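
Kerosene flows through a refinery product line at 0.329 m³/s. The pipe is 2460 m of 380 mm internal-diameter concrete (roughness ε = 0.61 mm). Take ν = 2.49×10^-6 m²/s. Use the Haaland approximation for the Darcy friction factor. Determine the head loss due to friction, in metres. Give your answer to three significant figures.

V = 4Q/(πD²) = 4·0.329/(π·0.380²) = 2.901 m/s
Re = VD/ν = 2.901·0.380/2.49×10^-6 = 4.43×10^5 → turbulent
ε/D = 0.61/380 = 0.00161
Haaland: f = 0.02258
h_f = f(L/D)V²/(2g) = 0.02258·(2460/0.380)·2.901²/(2·9.81) = 62.69 m

h_f ≈ 62.7 m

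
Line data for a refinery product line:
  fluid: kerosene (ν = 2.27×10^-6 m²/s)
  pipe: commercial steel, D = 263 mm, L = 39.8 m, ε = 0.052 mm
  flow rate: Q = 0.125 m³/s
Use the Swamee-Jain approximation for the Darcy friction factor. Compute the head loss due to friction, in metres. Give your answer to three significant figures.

V = 4Q/(πD²) = 4·0.125/(π·0.263²) = 2.301 m/s
Re = VD/ν = 2.301·0.263/2.27×10^-6 = 2.67×10^5 → turbulent
ε/D = 0.052/263 = 1.98×10^-4
Swamee-Jain: f = 0.01651
h_f = f(L/D)V²/(2g) = 0.01651·(39.8/0.263)·2.301²/(2·9.81) = 0.6743 m

h_f ≈ 0.674 m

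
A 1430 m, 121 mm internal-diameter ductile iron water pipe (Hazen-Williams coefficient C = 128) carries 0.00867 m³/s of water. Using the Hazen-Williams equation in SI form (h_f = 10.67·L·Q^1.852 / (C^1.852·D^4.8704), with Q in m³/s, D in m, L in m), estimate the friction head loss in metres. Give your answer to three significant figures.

h_f ≈ 8.50 m

h_f = 10.67·1430·0.00867^1.852 / (128^1.852·0.121^4.8704) = 8.499 m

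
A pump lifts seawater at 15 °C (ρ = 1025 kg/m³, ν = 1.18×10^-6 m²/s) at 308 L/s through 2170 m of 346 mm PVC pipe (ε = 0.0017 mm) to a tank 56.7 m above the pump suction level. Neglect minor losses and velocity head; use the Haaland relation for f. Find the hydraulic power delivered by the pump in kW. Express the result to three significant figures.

V = 4Q/(πD²) = 3.276 m/s; Re = 9.61×10^5; ε/D = 4.91×10^-6; f = 0.01175
h_f = f(L/D)V²/2g = 40.29 m
Total head H = z + h_f = 56.7 + 40.29 = 96.99 m
P_hyd = ρgQH = 1025·9.81·0.308·96.99 = 300.4 kW

P_hyd ≈ 300 kW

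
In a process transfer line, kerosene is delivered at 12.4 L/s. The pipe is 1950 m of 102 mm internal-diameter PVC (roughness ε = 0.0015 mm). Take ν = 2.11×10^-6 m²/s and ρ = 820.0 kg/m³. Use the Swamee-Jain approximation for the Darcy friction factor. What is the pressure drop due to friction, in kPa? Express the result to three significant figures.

V = 4Q/(πD²) = 4·0.0124/(π·0.102²) = 1.518 m/s
Re = VD/ν = 1.518·0.102/2.11×10^-6 = 7.34×10^4 → turbulent
ε/D = 0.0015/102 = 1.47×10^-5
Swamee-Jain: f = 0.01915
h_f = f(L/D)V²/(2g) = 0.01915·(1950/0.102)·1.518²/(2·9.81) = 42.98 m
Δp = ρg·h_f = 820.0·9.81·42.98 = 345.7 kPa

Δp ≈ 346 kPa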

== WORK INSTRUCTIONS ==
Take the entries above and return only the lines from the one with "pipe: commercial steel, D" to the one with "flow rate: Q = 0.125 m³/s", both included, unchanged.

== RESULT OF THE EXERCISE ==
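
  pipe: commercial steel, D = 263 mm, L = 39.8 m, ε = 0.052 mm
  flow rate: Q = 0.125 m³/s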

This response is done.